_Exercise instructions_: Return the records exactly, please. Every line should match.

_Stored entries_:

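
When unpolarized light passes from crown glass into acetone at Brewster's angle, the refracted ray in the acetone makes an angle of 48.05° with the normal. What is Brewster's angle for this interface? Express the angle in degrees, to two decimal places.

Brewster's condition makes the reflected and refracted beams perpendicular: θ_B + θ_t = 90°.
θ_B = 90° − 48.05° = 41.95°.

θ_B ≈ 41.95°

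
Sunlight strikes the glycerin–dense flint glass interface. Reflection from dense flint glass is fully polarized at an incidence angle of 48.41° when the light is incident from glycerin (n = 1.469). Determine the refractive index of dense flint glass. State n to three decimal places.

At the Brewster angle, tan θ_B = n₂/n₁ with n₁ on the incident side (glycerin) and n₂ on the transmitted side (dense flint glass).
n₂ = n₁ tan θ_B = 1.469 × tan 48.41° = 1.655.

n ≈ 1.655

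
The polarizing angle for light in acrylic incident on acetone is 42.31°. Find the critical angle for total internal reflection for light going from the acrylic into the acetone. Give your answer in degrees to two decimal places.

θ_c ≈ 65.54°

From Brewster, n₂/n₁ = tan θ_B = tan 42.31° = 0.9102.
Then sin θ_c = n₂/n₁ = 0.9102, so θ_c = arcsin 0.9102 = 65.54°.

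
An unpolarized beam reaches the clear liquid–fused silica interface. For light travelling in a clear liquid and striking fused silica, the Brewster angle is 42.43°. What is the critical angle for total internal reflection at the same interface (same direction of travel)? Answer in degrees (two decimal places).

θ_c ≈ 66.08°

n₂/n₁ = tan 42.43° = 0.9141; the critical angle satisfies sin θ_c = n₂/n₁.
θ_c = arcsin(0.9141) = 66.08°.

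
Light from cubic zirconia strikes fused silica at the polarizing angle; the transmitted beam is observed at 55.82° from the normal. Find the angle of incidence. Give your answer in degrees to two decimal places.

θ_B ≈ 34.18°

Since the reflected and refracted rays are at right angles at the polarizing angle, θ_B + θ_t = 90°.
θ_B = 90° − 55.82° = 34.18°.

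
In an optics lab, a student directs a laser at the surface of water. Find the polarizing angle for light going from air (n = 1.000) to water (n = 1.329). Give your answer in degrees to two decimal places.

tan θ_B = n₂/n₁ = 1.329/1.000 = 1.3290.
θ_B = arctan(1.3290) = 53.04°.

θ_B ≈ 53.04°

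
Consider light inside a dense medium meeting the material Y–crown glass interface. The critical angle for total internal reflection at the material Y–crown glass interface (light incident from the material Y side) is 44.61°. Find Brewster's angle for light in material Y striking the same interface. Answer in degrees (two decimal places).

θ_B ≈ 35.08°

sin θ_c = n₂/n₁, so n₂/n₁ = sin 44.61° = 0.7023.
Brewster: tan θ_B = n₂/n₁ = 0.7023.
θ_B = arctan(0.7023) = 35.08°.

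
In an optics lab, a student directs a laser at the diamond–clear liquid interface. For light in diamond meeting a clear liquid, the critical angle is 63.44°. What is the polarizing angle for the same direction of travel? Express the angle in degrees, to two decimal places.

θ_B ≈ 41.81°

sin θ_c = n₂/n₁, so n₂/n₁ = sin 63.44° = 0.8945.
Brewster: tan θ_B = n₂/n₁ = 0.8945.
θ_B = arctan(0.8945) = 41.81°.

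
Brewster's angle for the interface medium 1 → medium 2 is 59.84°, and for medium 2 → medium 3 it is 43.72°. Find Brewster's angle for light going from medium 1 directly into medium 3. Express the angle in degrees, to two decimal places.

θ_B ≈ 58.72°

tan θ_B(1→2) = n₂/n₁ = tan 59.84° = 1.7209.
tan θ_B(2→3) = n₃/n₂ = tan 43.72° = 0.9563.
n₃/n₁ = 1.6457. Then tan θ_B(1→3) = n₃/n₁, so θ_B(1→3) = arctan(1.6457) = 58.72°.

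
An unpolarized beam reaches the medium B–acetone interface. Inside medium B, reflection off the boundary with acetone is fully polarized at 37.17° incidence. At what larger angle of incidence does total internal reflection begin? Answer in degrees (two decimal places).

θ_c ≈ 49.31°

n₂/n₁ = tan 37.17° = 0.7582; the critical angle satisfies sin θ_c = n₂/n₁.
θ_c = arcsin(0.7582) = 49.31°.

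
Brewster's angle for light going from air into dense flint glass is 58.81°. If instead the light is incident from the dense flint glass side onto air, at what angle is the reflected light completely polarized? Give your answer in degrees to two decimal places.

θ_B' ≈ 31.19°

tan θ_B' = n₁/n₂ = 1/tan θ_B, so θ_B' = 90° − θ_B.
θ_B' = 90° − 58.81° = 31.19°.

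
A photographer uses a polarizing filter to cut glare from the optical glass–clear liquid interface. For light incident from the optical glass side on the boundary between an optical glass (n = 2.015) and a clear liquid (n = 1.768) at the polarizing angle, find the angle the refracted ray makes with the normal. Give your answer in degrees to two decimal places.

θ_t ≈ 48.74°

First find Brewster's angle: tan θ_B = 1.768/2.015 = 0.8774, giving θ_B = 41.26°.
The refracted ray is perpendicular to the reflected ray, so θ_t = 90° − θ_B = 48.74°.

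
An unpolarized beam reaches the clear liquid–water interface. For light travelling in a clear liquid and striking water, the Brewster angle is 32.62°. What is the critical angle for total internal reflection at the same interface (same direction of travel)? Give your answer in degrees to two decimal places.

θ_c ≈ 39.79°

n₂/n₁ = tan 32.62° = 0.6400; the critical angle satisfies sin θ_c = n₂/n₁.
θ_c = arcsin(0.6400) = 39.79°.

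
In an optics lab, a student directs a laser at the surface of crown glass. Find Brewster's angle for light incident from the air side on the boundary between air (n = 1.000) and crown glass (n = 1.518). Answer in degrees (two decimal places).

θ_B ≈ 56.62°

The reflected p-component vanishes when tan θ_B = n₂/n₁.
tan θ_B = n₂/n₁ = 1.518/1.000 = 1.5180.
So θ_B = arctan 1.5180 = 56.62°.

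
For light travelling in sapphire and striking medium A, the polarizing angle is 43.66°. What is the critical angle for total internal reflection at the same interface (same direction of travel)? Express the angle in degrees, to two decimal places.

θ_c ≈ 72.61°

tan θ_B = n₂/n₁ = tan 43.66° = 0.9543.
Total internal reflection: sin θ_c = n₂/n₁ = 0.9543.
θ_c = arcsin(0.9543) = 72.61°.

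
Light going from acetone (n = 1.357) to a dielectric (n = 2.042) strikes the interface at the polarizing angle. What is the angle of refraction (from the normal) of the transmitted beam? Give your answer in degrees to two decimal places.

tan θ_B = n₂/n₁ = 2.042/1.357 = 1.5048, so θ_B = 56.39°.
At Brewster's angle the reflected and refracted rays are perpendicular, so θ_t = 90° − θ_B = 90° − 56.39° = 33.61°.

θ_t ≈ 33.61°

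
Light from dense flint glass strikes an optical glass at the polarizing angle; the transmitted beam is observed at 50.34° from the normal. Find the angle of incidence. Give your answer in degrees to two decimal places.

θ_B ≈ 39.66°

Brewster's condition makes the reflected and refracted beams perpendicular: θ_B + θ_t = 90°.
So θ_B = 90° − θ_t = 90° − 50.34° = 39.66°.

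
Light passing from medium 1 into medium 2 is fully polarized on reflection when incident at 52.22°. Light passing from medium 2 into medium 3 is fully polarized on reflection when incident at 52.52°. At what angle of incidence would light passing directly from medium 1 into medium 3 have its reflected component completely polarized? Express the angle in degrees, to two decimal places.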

_Answer to the exercise_:
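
When unpolarized light passes from crown glass into acetone at Brewster's angle, the refracted ray in the acetone makes an angle of 48.05° with the normal. What is Brewster's angle for this interface? Express the angle in degrees, to two decimal places.

Brewster's condition makes the reflected and refracted beams perpendicular: θ_B + θ_t = 90°.
θ_B = 90° − 48.05° = 41.95°.

θ_B ≈ 41.95°

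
Sunlight strikes the glycerin–dense flint glass interface. Reflection from dense flint glass is fully polarized at an incidence angle of 48.41° when the light is incident from glycerin (n = 1.469). Determine the refractive index of dense flint glass. State n to three decimal places.

At the Brewster angle, tan θ_B = n₂/n₁ with n₁ on the incident side (glycerin) and n₂ on the transmitted side (dense flint glass).
n₂ = n₁ tan θ_B = 1.469 × tan 48.41° = 1.655.

n ≈ 1.655

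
The polarizing angle for light in acrylic incident on acetone is 42.31°. Find the critical angle for total internal reflection for light going from the acrylic into the acetone. Give your answer in degrees to two decimal places.

θ_c ≈ 65.54°

From Brewster, n₂/n₁ = tan θ_B = tan 42.31° = 0.9102.
Then sin θ_c = n₂/n₁ = 0.9102, so θ_c = arcsin 0.9102 = 65.54°.

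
An unpolarized beam reaches the clear liquid–fused silica interface. For light travelling in a clear liquid and striking fused silica, the Brewster angle is 42.43°. What is the critical angle for total internal reflection at the same interface (same direction of travel)? Answer in degrees (two decimal places).

θ_c ≈ 66.08°

n₂/n₁ = tan 42.43° = 0.9141; the critical angle satisfies sin θ_c = n₂/n₁.
θ_c = arcsin(0.9141) = 66.08°.

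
Light from cubic zirconia strikes fused silica at the polarizing angle; the transmitted beam is observed at 55.82° from the normal. Find the angle of incidence. Give your answer in degrees to two decimal places.

θ_B ≈ 34.18°

Since the reflected and refracted rays are at right angles at the polarizing angle, θ_B + θ_t = 90°.
θ_B = 90° − 55.82° = 34.18°.

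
In an optics lab, a student directs a laser at the surface of water. Find the polarizing angle for light going from air (n = 1.000) to water (n = 1.329). Give your answer in degrees to two decimal places.

tan θ_B = n₂/n₁ = 1.329/1.000 = 1.3290.
θ_B = arctan(1.3290) = 53.04°.

θ_B ≈ 53.04°

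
Consider light inside a dense medium meeting the material Y–crown glass interface. The critical angle for total internal reflection at the material Y–crown glass interface (light incident from the material Y side) is 44.61°. Find Brewster's angle for light in material Y striking the same interface. Answer in degrees (two decimal places).

θ_B ≈ 35.08°

sin θ_c = n₂/n₁, so n₂/n₁ = sin 44.61° = 0.7023.
Brewster: tan θ_B = n₂/n₁ = 0.7023.
θ_B = arctan(0.7023) = 35.08°.

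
In an optics lab, a student directs a laser at the diamond–clear liquid interface. For light in diamond meeting a clear liquid, the critical angle is 63.44°. What is the polarizing angle for the same direction of travel? Express the angle in degrees, to two decimal places.

θ_B ≈ 41.81°

sin θ_c = n₂/n₁, so n₂/n₁ = sin 63.44° = 0.8945.
Brewster: tan θ_B = n₂/n₁ = 0.8945.
θ_B = arctan(0.8945) = 41.81°.

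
Brewster's angle for the interface medium 1 → medium 2 is 59.84°, and for medium 2 → medium 3 it is 43.72°. Find Brewster's angle for light going from medium 1 directly into medium 3. Express the angle in degrees, to two decimal places.

θ_B ≈ 58.72°

tan θ_B(1→2) = n₂/n₁ = tan 59.84° = 1.7209.
tan θ_B(2→3) = n₃/n₂ = tan 43.72° = 0.9563.
n₃/n₁ = 1.6457. Then tan θ_B(1→3) = n₃/n₁, so θ_B(1→3) = arctan(1.6457) = 58.72°.

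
An unpolarized beam reaches the medium B–acetone interface. Inside medium B, reflection off the boundary with acetone is fully polarized at 37.17° incidence. At what larger angle of incidence does total internal reflection begin? Answer in degrees (two decimal places).

θ_c ≈ 49.31°

n₂/n₁ = tan 37.17° = 0.7582; the critical angle satisfies sin θ_c = n₂/n₁.
θ_c = arcsin(0.7582) = 49.31°.

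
Brewster's angle for light going from air into dense flint glass is 58.81°. If instead the light is incident from the dense flint glass side onto air, at what angle is the reflected light completely polarized? Give your answer in degrees to two decimal places.

θ_B' ≈ 31.19°

tan θ_B' = n₁/n₂ = 1/tan θ_B, so θ_B' = 90° − θ_B.
θ_B' = 90° − 58.81° = 31.19°.

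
A photographer uses a polarizing filter to cut glare from the optical glass–clear liquid interface. For light incident from the optical glass side on the boundary between an optical glass (n = 2.015) and a clear liquid (n = 1.768) at the polarizing angle, find the angle the refracted ray makes with the normal. Give your answer in degrees to two decimal places.

θ_t ≈ 48.74°

First find Brewster's angle: tan θ_B = 1.768/2.015 = 0.8774, giving θ_B = 41.26°.
The refracted ray is perpendicular to the reflected ray, so θ_t = 90° − θ_B = 48.74°.

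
An unpolarized beam reaches the clear liquid–water interface. For light travelling in a clear liquid and striking water, the Brewster angle is 32.62°. What is the critical angle for total internal reflection at the same interface (same direction of travel)? Give your answer in degrees to two decimal places.

θ_c ≈ 39.79°

n₂/n₁ = tan 32.62° = 0.6400; the critical angle satisfies sin θ_c = n₂/n₁.
θ_c = arcsin(0.6400) = 39.79°.

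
In an optics lab, a student directs a laser at the surface of crown glass. Find Brewster's angle for light incident from the air side on the boundary between air (n = 1.000) and crown glass (n = 1.518). Answer in degrees (two decimal places).

θ_B ≈ 56.62°

The reflected p-component vanishes when tan θ_B = n₂/n₁.
tan θ_B = n₂/n₁ = 1.518/1.000 = 1.5180.
So θ_B = arctan 1.5180 = 56.62°.

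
For light travelling in sapphire and striking medium A, the polarizing angle is 43.66°. What is the critical angle for total internal reflection at the same interface (same direction of travel)? Express the angle in degrees, to two decimal places.

θ_c ≈ 72.61°

tan θ_B = n₂/n₁ = tan 43.66° = 0.9543.
Total internal reflection: sin θ_c = n₂/n₁ = 0.9543.
θ_c = arcsin(0.9543) = 72.61°.

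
Light going from acetone (n = 1.357) to a dielectric (n = 2.042) strikes the interface at the polarizing angle. What is the angle of refraction (from the normal) of the transmitted beam? Give your answer in degrees to two decimal places.

tan θ_B = n₂/n₁ = 2.042/1.357 = 1.5048, so θ_B = 56.39°.
At Brewster's angle the reflected and refracted rays are perpendicular, so θ_t = 90° − θ_B = 90° − 56.39° = 33.61°.

θ_t ≈ 33.61°

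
Light from dense flint glass strikes an optical glass at the polarizing angle; the transmitted beam is observed at 50.34° from the normal. Find the angle of incidence. Give your answer in degrees to two decimal places.

θ_B ≈ 39.66°

Brewster's condition makes the reflected and refracted beams perpendicular: θ_B + θ_t = 90°.
So θ_B = 90° − θ_t = 90° − 50.34° = 39.66°.

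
Light passing from medium 1 into medium 2 is fully polarized on reflection when incident at 52.22°. Light passing from medium 2 into medium 3 is fully polarized on reflection when incident at 52.52°. At what angle of incidence would light passing directly from medium 1 into medium 3 have its reflected component completely polarized? Express the angle in degrees, to two decimal places.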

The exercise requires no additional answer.